## WHAT THE TASK REQUIRES
A complete and exact copy of the entries below is the expected result.

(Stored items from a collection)
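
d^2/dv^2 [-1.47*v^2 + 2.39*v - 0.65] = -2.94000000000000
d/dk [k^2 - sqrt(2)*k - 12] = 2*k - sqrt(2)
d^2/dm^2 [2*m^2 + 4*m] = 4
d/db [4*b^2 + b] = 8*b + 1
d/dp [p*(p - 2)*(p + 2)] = 3*p^2 - 4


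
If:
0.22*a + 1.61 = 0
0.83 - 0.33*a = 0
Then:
No Solution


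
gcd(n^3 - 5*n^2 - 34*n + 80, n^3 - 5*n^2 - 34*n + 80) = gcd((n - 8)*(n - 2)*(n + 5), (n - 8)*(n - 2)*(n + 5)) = n^3 - 5*n^2 - 34*n + 80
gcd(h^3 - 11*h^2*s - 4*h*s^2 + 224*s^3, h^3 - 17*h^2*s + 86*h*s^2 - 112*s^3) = h^2 - 15*h*s + 56*s^2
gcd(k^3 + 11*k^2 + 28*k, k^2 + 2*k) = k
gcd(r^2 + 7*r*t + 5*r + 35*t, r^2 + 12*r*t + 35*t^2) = r + 7*t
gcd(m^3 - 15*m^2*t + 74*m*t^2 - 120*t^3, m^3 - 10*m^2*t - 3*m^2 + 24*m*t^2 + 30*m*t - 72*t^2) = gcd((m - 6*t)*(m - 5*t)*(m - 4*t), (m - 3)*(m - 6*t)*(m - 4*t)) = m^2 - 10*m*t + 24*t^2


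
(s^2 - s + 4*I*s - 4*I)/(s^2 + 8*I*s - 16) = (s - 1)/(s + 4*I)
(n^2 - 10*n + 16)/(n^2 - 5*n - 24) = (n - 2)/(n + 3)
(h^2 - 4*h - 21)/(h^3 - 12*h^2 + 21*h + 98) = (h + 3)/(h^2 - 5*h - 14)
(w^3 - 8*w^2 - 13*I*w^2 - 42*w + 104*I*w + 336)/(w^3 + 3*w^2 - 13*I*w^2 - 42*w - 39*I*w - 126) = (w - 8)/(w + 3)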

## EXERCISE OUTPUT
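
d^2/dv^2 [-1.47*v^2 + 2.39*v - 0.65] = -2.94000000000000
d/dk [k^2 - sqrt(2)*k - 12] = 2*k - sqrt(2)
d^2/dm^2 [2*m^2 + 4*m] = 4
d/db [4*b^2 + b] = 8*b + 1
d/dp [p*(p - 2)*(p + 2)] = 3*p^2 - 4


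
If:
0.22*a + 1.61 = 0
0.83 - 0.33*a = 0
Then:
No Solution


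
gcd(n^3 - 5*n^2 - 34*n + 80, n^3 - 5*n^2 - 34*n + 80) = gcd((n - 8)*(n - 2)*(n + 5), (n - 8)*(n - 2)*(n + 5)) = n^3 - 5*n^2 - 34*n + 80
gcd(h^3 - 11*h^2*s - 4*h*s^2 + 224*s^3, h^3 - 17*h^2*s + 86*h*s^2 - 112*s^3) = h^2 - 15*h*s + 56*s^2
gcd(k^3 + 11*k^2 + 28*k, k^2 + 2*k) = k
gcd(r^2 + 7*r*t + 5*r + 35*t, r^2 + 12*r*t + 35*t^2) = r + 7*t
gcd(m^3 - 15*m^2*t + 74*m*t^2 - 120*t^3, m^3 - 10*m^2*t - 3*m^2 + 24*m*t^2 + 30*m*t - 72*t^2) = gcd((m - 6*t)*(m - 5*t)*(m - 4*t), (m - 3)*(m - 6*t)*(m - 4*t)) = m^2 - 10*m*t + 24*t^2


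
(s^2 - s + 4*I*s - 4*I)/(s^2 + 8*I*s - 16) = (s - 1)/(s + 4*I)
(n^2 - 10*n + 16)/(n^2 - 5*n - 24) = (n - 2)/(n + 3)
(h^2 - 4*h - 21)/(h^3 - 12*h^2 + 21*h + 98) = (h + 3)/(h^2 - 5*h - 14)
(w^3 - 8*w^2 - 13*I*w^2 - 42*w + 104*I*w + 336)/(w^3 + 3*w^2 - 13*I*w^2 - 42*w - 39*I*w - 126) = (w - 8)/(w + 3)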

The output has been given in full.